====== Records

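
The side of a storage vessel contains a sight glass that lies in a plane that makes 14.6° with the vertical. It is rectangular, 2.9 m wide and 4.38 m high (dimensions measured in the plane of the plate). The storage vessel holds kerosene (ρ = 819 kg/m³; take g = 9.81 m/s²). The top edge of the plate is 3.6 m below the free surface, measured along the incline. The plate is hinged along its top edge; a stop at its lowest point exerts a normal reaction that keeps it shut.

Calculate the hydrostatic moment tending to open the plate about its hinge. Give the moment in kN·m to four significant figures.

M ≈ 1410 kN·m

γ = ρg = 819 × 9.81 / 1000 = 8.03439 kN/m³.
The plate makes 14.6° with the vertical, i.e. θ = 90° − 14.6° = 75.4° to the horizontal. Measuring y along the incline from the free-surface line, vertical depth h = y·sinθ with sinθ = 0.967709.
The centroid lies 4.38/2 = 2.19 m below the top edge, so y_c = 3.6 + 2.19 = 5.79 m and h_c = 5.79 × 0.967709 = 5.60304 m.
A = 2.9 × 4.38 = 12.702 m².
Resultant F = γ·h_c·A = 8.03439 × 5.60304 × 12.702 = 571.806 kN.
I_c = b·h³/12 = 2.9 × 4.38³/12 = 20.3067 m⁴.
Centre of pressure: y_p = y_c + I_c/(y_c·A) = 5.79 + 20.3067/(5.79 × 12.702) = 5.79 + 0.276114 = 6.06611 m along the plane.
The resultant acts 2.19 + 0.276114 = 2.46611 m (along the plate) below the hinge at the top edge, so the moment about the hinge is M = F × 2.46611 = 571.806 × 2.46611 = 1410.14 kN·m.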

============

## Goal of the exercise
Give the complete listing a second time, exactly as it reads.

## Your solution
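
The side of a storage vessel contains a sight glass that lies in a plane that makes 14.6° with the vertical. It is rectangular, 2.9 m wide and 4.38 m high (dimensions measured in the plane of the plate). The storage vessel holds kerosene (ρ = 819 kg/m³; take g = 9.81 m/s²). The top edge of the plate is 3.6 m below the free surface, measured along the incline. The plate is hinged along its top edge; a stop at its lowest point exerts a normal reaction that keeps it shut.

Calculate the hydrostatic moment tending to open the plate about its hinge. Give the moment in kN·m to four significant figures.

M ≈ 1410 kN·m

γ = ρg = 819 × 9.81 / 1000 = 8.03439 kN/m³.
The plate makes 14.6° with the vertical, i.e. θ = 90° − 14.6° = 75.4° to the horizontal. Measuring y along the incline from the free-surface line, vertical depth h = y·sinθ with sinθ = 0.967709.
The centroid lies 4.38/2 = 2.19 m below the top edge, so y_c = 3.6 + 2.19 = 5.79 m and h_c = 5.79 × 0.967709 = 5.60304 m.
A = 2.9 × 4.38 = 12.702 m².
Resultant F = γ·h_c·A = 8.03439 × 5.60304 × 12.702 = 571.806 kN.
I_c = b·h³/12 = 2.9 × 4.38³/12 = 20.3067 m⁴.
Centre of pressure: y_p = y_c + I_c/(y_c·A) = 5.79 + 20.3067/(5.79 × 12.702) = 5.79 + 0.276114 = 6.06611 m along the plane.
The resultant acts 2.19 + 0.276114 = 2.46611 m (along the plate) below the hinge at the top edge, so the moment about the hinge is M = F × 2.46611 = 571.806 × 2.46611 = 1410.14 kN·m.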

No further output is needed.